#### [TASK TO CARRY OUT]
Emit the line that holds "Each incoming ticket" and all lines following it through the end of the data, verbatim, and nothing else.

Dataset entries
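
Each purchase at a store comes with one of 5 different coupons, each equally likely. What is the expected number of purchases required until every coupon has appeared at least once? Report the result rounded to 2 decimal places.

The wait to go from k to k+1 distinct coupons is geometric with mean 5/(5-k).
E[T] = 5/5 + 5/4 + 5/3 + 5/2 + 5/1 = 5·H_{5}.
H_{5} = 2.283, so E[T] = 11.417.

11.42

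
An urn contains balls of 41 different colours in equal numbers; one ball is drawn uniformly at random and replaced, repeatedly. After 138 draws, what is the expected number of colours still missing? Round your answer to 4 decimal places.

For each colour, P(unseen after 138) = (40/41)^138 = 0.03312.
By linearity of expectation, E[unseen] = 41·(40/41)^138 = 1.35797.

1.3580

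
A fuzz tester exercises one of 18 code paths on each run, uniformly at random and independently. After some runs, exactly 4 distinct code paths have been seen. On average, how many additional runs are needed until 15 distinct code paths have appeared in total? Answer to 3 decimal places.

25.528

The wait to go from k to k+1 distinct code paths is geometric with mean 18/(18-k).
Sum over k = 4,...,14: E = 18/14 + 18/13 + 18/12 + ... + 18/5 + 18/4 = 25.5281.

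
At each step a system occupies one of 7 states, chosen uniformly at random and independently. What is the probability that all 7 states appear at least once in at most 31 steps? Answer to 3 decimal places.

0.942

By inclusion–exclusion over which states are missing,
P(all seen) = Σ_{j=0}^{7} (-1)^j C(7,j)((7-j)/7)^31
= 1.0000 - 0.0589 + 0.0006 - 0.0000 + 0.0000 - 0.0000 + 0.0000 - 0.0000
= 0.9418.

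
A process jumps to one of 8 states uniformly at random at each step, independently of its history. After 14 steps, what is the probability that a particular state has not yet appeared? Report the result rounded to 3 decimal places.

Each step misses the fixed state with probability (8-1)/8 = 7/8, independently.
P(still missing after 14) = (7/8)^14 = 0.1542.

0.154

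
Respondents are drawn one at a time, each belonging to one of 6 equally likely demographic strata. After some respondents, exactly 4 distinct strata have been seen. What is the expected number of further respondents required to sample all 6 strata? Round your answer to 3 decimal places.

The wait to go from k to k+1 distinct strata is geometric with mean 6/(6-k).
Sum over k = 4,...,5: E = 6/2 + 6/1 = 9.0000.

9.000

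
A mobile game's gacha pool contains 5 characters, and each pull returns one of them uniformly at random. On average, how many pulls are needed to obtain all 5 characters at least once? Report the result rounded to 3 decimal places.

After k distinct characters have appeared, the next pull gives a new one with probability (5-k)/5, so the expected wait for the (k+1)-th is 5/(5-k).
E[T] = 5/5 + 5/4 + 5/3 + 5/2 + 5/1 = 5·H_{5}.
H_{5} = 2.2833, so E[T] = 11.4167.

11.417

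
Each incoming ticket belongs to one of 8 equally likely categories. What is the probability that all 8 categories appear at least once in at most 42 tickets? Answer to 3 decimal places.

0.971

By inclusion–exclusion over which categories are missing,
P(all seen) = Σ_{j=0}^{8} (-1)^j C(8,j)((8-j)/8)^42
= 1.0000 - 0.0293 + 0.0002 - 0.0000 + 0.0000 - 0.0000 + 0.0000 - 0.0000 + 0.0000
= 0.9708.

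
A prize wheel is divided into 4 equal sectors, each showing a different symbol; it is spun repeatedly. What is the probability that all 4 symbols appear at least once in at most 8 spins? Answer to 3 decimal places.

By inclusion–exclusion over which symbols are missing,
P(all seen) = Σ_{j=0}^{4} (-1)^j C(4,j)((4-j)/4)^8
= 1.0000 - 0.4005 + 0.0234 - 0.0001 + 0.0000
= 0.6229.

0.623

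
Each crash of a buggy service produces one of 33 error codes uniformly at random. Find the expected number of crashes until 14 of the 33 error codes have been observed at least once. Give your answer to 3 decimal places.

17.855

With k distinct error codes already seen, the next new one arrives after an expected 33/(33-k) crashes.
Sum over k = 0,...,13: E = 33/33 + 33/32 + 33/31 + ... + 33/21 + 33/20 = 17.8549.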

#### [EXERCISE OUTPUT]
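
Each incoming ticket belongs to one of 8 equally likely categories. What is the probability that all 8 categories appear at least once in at most 42 tickets? Answer to 3 decimal places.

0.971

By inclusion–exclusion over which categories are missing,
P(all seen) = Σ_{j=0}^{8} (-1)^j C(8,j)((8-j)/8)^42
= 1.0000 - 0.0293 + 0.0002 - 0.0000 + 0.0000 - 0.0000 + 0.0000 - 0.0000 + 0.0000
= 0.9708.

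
A prize wheel is divided into 4 equal sectors, each showing a different symbol; it is spun repeatedly. What is the probability that all 4 symbols appear at least once in at most 8 spins? Answer to 3 decimal places.

By inclusion–exclusion over which symbols are missing,
P(all seen) = Σ_{j=0}^{4} (-1)^j C(4,j)((4-j)/4)^8
= 1.0000 - 0.4005 + 0.0234 - 0.0001 + 0.0000
= 0.6229.

0.623

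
Each crash of a buggy service produces one of 33 error codes uniformly at random. Find the expected number of crashes until 14 of the 33 error codes have been observed at least once. Give your answer to 3 decimal places.

17.855

With k distinct error codes already seen, the next new one arrives after an expected 33/(33-k) crashes.
Sum over k = 0,...,13: E = 33/33 + 33/32 + 33/31 + ... + 33/21 + 33/20 = 17.8549.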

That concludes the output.